■ **Instructions for the task**:
The expected output is every line below, reproduced exactly.

*** Opening Supplied data ***

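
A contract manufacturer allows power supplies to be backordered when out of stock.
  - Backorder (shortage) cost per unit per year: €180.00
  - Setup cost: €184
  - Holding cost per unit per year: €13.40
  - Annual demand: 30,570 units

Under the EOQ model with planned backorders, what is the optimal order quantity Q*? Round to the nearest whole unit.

Basic EOQ = √(2·30,570·184/13.4) = 916.261
Backorder adjustment √((H+b)/b) = √((13.4+180)/180) = 1.0366
Q* = 916.261 × 1.0366 ≈ 949.75

950 units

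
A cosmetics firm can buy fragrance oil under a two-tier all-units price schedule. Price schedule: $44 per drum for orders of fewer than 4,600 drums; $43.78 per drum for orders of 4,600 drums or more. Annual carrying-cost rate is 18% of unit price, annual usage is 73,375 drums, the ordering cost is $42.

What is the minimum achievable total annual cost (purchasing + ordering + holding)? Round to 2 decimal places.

$3,231,152.37

H₁ = 18%×$44 = $7.9200;  H₂ = 18%×$43.78 = $7.8804
EOQ₁ = √(2×73,375×42/7.9200) = 882.17  (< 4,600, feasible at tier 1)
EOQ₂ = √(2×73,375×42/7.8804) = 884.38  (< 4,600 → use Q = 4,600 at tier-2 price)
TC(tier 1 (EOQ₁), Q≈882.2) = $3,235,486.77
TC(tier 2, Q≈4,600.0) = $3,231,152.37
Minimum at tier 2: $3,231,152.37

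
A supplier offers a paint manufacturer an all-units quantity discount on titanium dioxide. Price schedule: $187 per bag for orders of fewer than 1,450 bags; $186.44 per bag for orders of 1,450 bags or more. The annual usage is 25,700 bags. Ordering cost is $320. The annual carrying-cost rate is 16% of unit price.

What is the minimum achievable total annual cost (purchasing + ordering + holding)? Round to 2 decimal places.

H₁ = 16%×$187 = $29.9200;  H₂ = 16%×$186.44 = $29.8304
EOQ₁ = √(2×25,700×320/29.9200) = 741.44  (< 1,450, feasible at tier 1)
EOQ₂ = √(2×25,700×320/29.8304) = 742.55  (< 1,450 → use Q = 1,450 at tier-2 price)
TC(tier 1 (EOQ₁), Q≈741.4) = $4,828,083.87
TC(tier 2, Q≈1,450.0) = $4,818,806.76
Minimum at tier 2: $4,818,806.76

$4,818,806.76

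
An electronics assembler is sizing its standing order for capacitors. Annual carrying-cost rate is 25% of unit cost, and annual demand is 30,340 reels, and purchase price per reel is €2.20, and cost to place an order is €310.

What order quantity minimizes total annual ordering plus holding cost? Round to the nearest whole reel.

5,848 reels

Holding cost per reel per year: H = 25% × €2.2 = €0.5500
Q* = √(2·D·S / H) = √(2·30,340·310 / 0.55) = √34,201,454.5 ≈ 5,848.20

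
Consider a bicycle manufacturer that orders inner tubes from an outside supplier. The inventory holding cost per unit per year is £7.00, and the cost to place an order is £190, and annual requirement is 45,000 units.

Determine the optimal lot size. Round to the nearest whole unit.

1,563 units

Q* = √(2·D·S / H) = √(2·45,000·190 / 7) = √2,442,857.1 ≈ 1,562.96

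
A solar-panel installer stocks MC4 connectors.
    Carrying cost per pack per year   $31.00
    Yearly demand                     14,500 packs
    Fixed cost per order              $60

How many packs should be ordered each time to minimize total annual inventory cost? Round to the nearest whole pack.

Q* = √(2·D·S / H) = √(2·14,500·60 / 31) = √56,129.0 ≈ 236.92

237 packs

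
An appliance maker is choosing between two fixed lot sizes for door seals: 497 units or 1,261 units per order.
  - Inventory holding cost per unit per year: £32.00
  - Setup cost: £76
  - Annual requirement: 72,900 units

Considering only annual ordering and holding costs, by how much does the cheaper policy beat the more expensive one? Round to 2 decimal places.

£5,469.97

Annual cost at Q: ordering D·S/Q plus holding Q·H/2.
TC(497) = (72,900/497)×76 + (497/2)×32 = £19,099.69
TC(1,261) = (72,900/1,261)×76 + (1,261/2)×32 = £24,569.66
Lots of 497 are cheaper by £5,469.97.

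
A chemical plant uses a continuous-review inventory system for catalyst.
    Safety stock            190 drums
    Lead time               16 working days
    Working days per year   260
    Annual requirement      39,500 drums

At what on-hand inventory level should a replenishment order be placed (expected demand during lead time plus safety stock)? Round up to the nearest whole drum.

2,621 drums

Daily demand d = 39,500 / 260 = 151.923 drums/day
Demand during lead time = 151.923 × 16 = 2,430.77
Reorder point = 2,430.77 + 190 = 2,620.77 → round up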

*** Closing Supplied data ***

■ **The completed task**:
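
A contract manufacturer allows power supplies to be backordered when out of stock.
  - Backorder (shortage) cost per unit per year: €180.00
  - Setup cost: €184
  - Holding cost per unit per year: €13.40
  - Annual demand: 30,570 units

Under the EOQ model with planned backorders, what is the optimal order quantity Q*? Round to the nearest whole unit.

Basic EOQ = √(2·30,570·184/13.4) = 916.261
Backorder adjustment √((H+b)/b) = √((13.4+180)/180) = 1.0366
Q* = 916.261 × 1.0366 ≈ 949.75

950 units

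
A cosmetics firm can buy fragrance oil under a two-tier all-units price schedule. Price schedule: $44 per drum for orders of fewer than 4,600 drums; $43.78 per drum for orders of 4,600 drums or more. Annual carrying-cost rate is 18% of unit price, annual usage is 73,375 drums, the ordering cost is $42.

What is the minimum achievable total annual cost (purchasing + ordering + holding)? Round to 2 decimal places.

$3,231,152.37

H₁ = 18%×$44 = $7.9200;  H₂ = 18%×$43.78 = $7.8804
EOQ₁ = √(2×73,375×42/7.9200) = 882.17  (< 4,600, feasible at tier 1)
EOQ₂ = √(2×73,375×42/7.8804) = 884.38  (< 4,600 → use Q = 4,600 at tier-2 price)
TC(tier 1 (EOQ₁), Q≈882.2) = $3,235,486.77
TC(tier 2, Q≈4,600.0) = $3,231,152.37
Minimum at tier 2: $3,231,152.37

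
A supplier offers a paint manufacturer an all-units quantity discount on titanium dioxide. Price schedule: $187 per bag for orders of fewer than 1,450 bags; $186.44 per bag for orders of 1,450 bags or more. The annual usage is 25,700 bags. Ordering cost is $320. The annual carrying-cost rate is 16% of unit price.

What is the minimum achievable total annual cost (purchasing + ordering + holding)? Round to 2 decimal places.

H₁ = 16%×$187 = $29.9200;  H₂ = 16%×$186.44 = $29.8304
EOQ₁ = √(2×25,700×320/29.9200) = 741.44  (< 1,450, feasible at tier 1)
EOQ₂ = √(2×25,700×320/29.8304) = 742.55  (< 1,450 → use Q = 1,450 at tier-2 price)
TC(tier 1 (EOQ₁), Q≈741.4) = $4,828,083.87
TC(tier 2, Q≈1,450.0) = $4,818,806.76
Minimum at tier 2: $4,818,806.76

$4,818,806.76

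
An electronics assembler is sizing its standing order for capacitors. Annual carrying-cost rate is 25% of unit cost, and annual demand is 30,340 reels, and purchase price per reel is €2.20, and cost to place an order is €310.

What order quantity minimizes total annual ordering plus holding cost? Round to the nearest whole reel.

5,848 reels

Holding cost per reel per year: H = 25% × €2.2 = €0.5500
Q* = √(2·D·S / H) = √(2·30,340·310 / 0.55) = √34,201,454.5 ≈ 5,848.20

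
Consider a bicycle manufacturer that orders inner tubes from an outside supplier. The inventory holding cost per unit per year is £7.00, and the cost to place an order is £190, and annual requirement is 45,000 units.

Determine the optimal lot size. Round to the nearest whole unit.

1,563 units

Q* = √(2·D·S / H) = √(2·45,000·190 / 7) = √2,442,857.1 ≈ 1,562.96

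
A solar-panel installer stocks MC4 connectors.
    Carrying cost per pack per year   $31.00
    Yearly demand                     14,500 packs
    Fixed cost per order              $60

How many packs should be ordered each time to minimize total annual inventory cost? Round to the nearest whole pack.

Q* = √(2·D·S / H) = √(2·14,500·60 / 31) = √56,129.0 ≈ 236.92

237 packs

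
An appliance maker is choosing between two fixed lot sizes for door seals: 497 units or 1,261 units per order.
  - Inventory holding cost per unit per year: £32.00
  - Setup cost: £76
  - Annual requirement: 72,900 units

Considering only annual ordering and holding costs, by how much does the cheaper policy beat the more expensive one? Round to 2 decimal places.

£5,469.97

Annual cost at Q: ordering D·S/Q plus holding Q·H/2.
TC(497) = (72,900/497)×76 + (497/2)×32 = £19,099.69
TC(1,261) = (72,900/1,261)×76 + (1,261/2)×32 = £24,569.66
Lots of 497 are cheaper by £5,469.97.

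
A chemical plant uses a continuous-review inventory system for catalyst.
    Safety stock            190 drums
    Lead time               16 working days
    Working days per year   260
    Annual requirement      39,500 drums

At what on-hand inventory level should a replenishment order be placed (expected demand during lead time plus safety stock)? Round up to the nearest whole drum.

2,621 drums

Daily demand d = 39,500 / 260 = 151.923 drums/day
Demand during lead time = 151.923 × 16 = 2,430.77
Reorder point = 2,430.77 + 190 = 2,620.77 → round up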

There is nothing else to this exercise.